◆ **INSTRUCTIONS TO FOLLOW**: Write out every record again, exactly.
[[ SUPPLIED ENTRIES open ]]
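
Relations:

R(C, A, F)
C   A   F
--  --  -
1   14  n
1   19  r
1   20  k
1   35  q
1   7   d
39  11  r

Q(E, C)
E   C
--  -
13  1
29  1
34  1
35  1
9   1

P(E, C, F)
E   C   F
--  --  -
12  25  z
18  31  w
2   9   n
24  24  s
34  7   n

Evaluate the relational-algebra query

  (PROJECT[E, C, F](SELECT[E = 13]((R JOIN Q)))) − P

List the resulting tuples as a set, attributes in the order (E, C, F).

{(13, 1, d), (13, 1, k), (13, 1, n), (13, 1, q), (13, 1, r)}

Natural join on C: {(1, 14, n, 13), (1, 14, n, 29), (1, 14, n, 34), (1, 14, n, 35), (1, 14, n, 9), (1, 19, r, 13), (1, 19, r, 29), (1, 19, r, 34), (1, 19, r, 35), (1, 19, r, 9), (1, 20, k, 13), (1, 20, k, 29), (1, 20, k, 34), (1, 20, k, 35), (1, 20, k, 9), (1, 35, q, 13), (1, 35, q, 29), (1, 35, q, 34), (1, 35, q, 35), (1, 35, q, 9), (1, 7, d, 13), (1, 7, d, 29), (1, 7, d, 34), (1, 7, d, 35), (1, 7, d, 9)}
σ[E = 13]: keep tuples satisfying E = 13 → {(1, 14, n, 13), (1, 19, r, 13), (1, 20, k, 13), (1, 35, q, 13), (1, 7, d, 13)}
Projecting to E, C, F: {(13, 1, d), (13, 1, k), (13, 1, n), (13, 1, q), (13, 1, r)}
Difference: {(13, 1, d), (13, 1, k), (13, 1, n), (13, 1, q), (13, 1, r)} with {(12, 25, z), (18, 31, w), (2, 9, n), (24, 24, s), (34, 7, n)} → {(13, 1, d), (13, 1, k), (13, 1, n), (13, 1, q), (13, 1, r)}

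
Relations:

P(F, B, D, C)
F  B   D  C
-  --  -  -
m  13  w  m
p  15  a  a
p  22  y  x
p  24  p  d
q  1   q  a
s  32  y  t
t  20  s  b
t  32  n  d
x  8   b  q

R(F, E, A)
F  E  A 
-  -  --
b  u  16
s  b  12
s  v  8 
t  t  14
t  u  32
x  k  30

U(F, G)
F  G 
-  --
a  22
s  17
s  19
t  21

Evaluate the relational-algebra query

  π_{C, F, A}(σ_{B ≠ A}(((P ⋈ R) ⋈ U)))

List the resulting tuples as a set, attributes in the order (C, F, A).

P ⋈ R (natural join on F): {(s, 32, y, t, b, 12), (s, 32, y, t, v, 8), (t, 20, s, b, t, 14), (t, 20, s, b, u, 32), (t, 32, n, d, t, 14), (t, 32, n, d, u, 32), (x, 8, b, q, k, 30)}
(P ⋈ R) ⋈ U (natural join on F): {(s, 32, y, t, b, 12, 17), (s, 32, y, t, b, 12, 19), (s, 32, y, t, v, 8, 17), (s, 32, y, t, v, 8, 19), (t, 20, s, b, t, 14, 21), (t, 20, s, b, u, 32, 21), (t, 32, n, d, t, 14, 21), (t, 32, n, d, u, 32, 21)}
Filtering on B ≠ A leaves {(s, 32, y, t, b, 12, 17), (s, 32, y, t, b, 12, 19), (s, 32, y, t, v, 8, 17), (s, 32, y, t, v, 8, 19), (t, 20, s, b, t, 14, 21), (t, 20, s, b, u, 32, 21), (t, 32, n, d, t, 14, 21)}.
Projecting to C, F, A (2 duplicate(s) eliminated): {(b, t, 14), (b, t, 32), (d, t, 14), (t, s, 12), (t, s, 8)}

{(b, t, 14), (b, t, 32), (d, t, 14), (t, s, 12), (t, s, 8)}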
[[ SUPPLIED ENTRIES closed ]]
◆ **ANSWER SPACE**:
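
Relations:

R(C, A, F)
C   A   F
--  --  -
1   14  n
1   19  r
1   20  k
1   35  q
1   7   d
39  11  r

Q(E, C)
E   C
--  -
13  1
29  1
34  1
35  1
9   1

P(E, C, F)
E   C   F
--  --  -
12  25  z
18  31  w
2   9   n
24  24  s
34  7   n

Evaluate the relational-algebra query

  (PROJECT[E, C, F](SELECT[E = 13]((R JOIN Q)))) − P

List the resulting tuples as a set, attributes in the order (E, C, F).

{(13, 1, d), (13, 1, k), (13, 1, n), (13, 1, q), (13, 1, r)}

Natural join on C: {(1, 14, n, 13), (1, 14, n, 29), (1, 14, n, 34), (1, 14, n, 35), (1, 14, n, 9), (1, 19, r, 13), (1, 19, r, 29), (1, 19, r, 34), (1, 19, r, 35), (1, 19, r, 9), (1, 20, k, 13), (1, 20, k, 29), (1, 20, k, 34), (1, 20, k, 35), (1, 20, k, 9), (1, 35, q, 13), (1, 35, q, 29), (1, 35, q, 34), (1, 35, q, 35), (1, 35, q, 9), (1, 7, d, 13), (1, 7, d, 29), (1, 7, d, 34), (1, 7, d, 35), (1, 7, d, 9)}
σ[E = 13]: keep tuples satisfying E = 13 → {(1, 14, n, 13), (1, 19, r, 13), (1, 20, k, 13), (1, 35, q, 13), (1, 7, d, 13)}
Projecting to E, C, F: {(13, 1, d), (13, 1, k), (13, 1, n), (13, 1, q), (13, 1, r)}
Difference: {(13, 1, d), (13, 1, k), (13, 1, n), (13, 1, q), (13, 1, r)} with {(12, 25, z), (18, 31, w), (2, 9, n), (24, 24, s), (34, 7, n)} → {(13, 1, d), (13, 1, k), (13, 1, n), (13, 1, q), (13, 1, r)}

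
Relations:

P(F, B, D, C)
F  B   D  C
-  --  -  -
m  13  w  m
p  15  a  a
p  22  y  x
p  24  p  d
q  1   q  a
s  32  y  t
t  20  s  b
t  32  n  d
x  8   b  q

R(F, E, A)
F  E  A 
-  -  --
b  u  16
s  b  12
s  v  8 
t  t  14
t  u  32
x  k  30

U(F, G)
F  G 
-  --
a  22
s  17
s  19
t  21

Evaluate the relational-algebra query

  π_{C, F, A}(σ_{B ≠ A}(((P ⋈ R) ⋈ U)))

List the resulting tuples as a set, attributes in the order (C, F, A).

P ⋈ R (natural join on F): {(s, 32, y, t, b, 12), (s, 32, y, t, v, 8), (t, 20, s, b, t, 14), (t, 20, s, b, u, 32), (t, 32, n, d, t, 14), (t, 32, n, d, u, 32), (x, 8, b, q, k, 30)}
(P ⋈ R) ⋈ U (natural join on F): {(s, 32, y, t, b, 12, 17), (s, 32, y, t, b, 12, 19), (s, 32, y, t, v, 8, 17), (s, 32, y, t, v, 8, 19), (t, 20, s, b, t, 14, 21), (t, 20, s, b, u, 32, 21), (t, 32, n, d, t, 14, 21), (t, 32, n, d, u, 32, 21)}
Filtering on B ≠ A leaves {(s, 32, y, t, b, 12, 17), (s, 32, y, t, b, 12, 19), (s, 32, y, t, v, 8, 17), (s, 32, y, t, v, 8, 19), (t, 20, s, b, t, 14, 21), (t, 20, s, b, u, 32, 21), (t, 32, n, d, t, 14, 21)}.
Projecting to C, F, A (2 duplicate(s) eliminated): {(b, t, 14), (b, t, 32), (d, t, 14), (t, s, 12), (t, s, 8)}

{(b, t, 14), (b, t, 32), (d, t, 14), (t, s, 12), (t, s, 8)}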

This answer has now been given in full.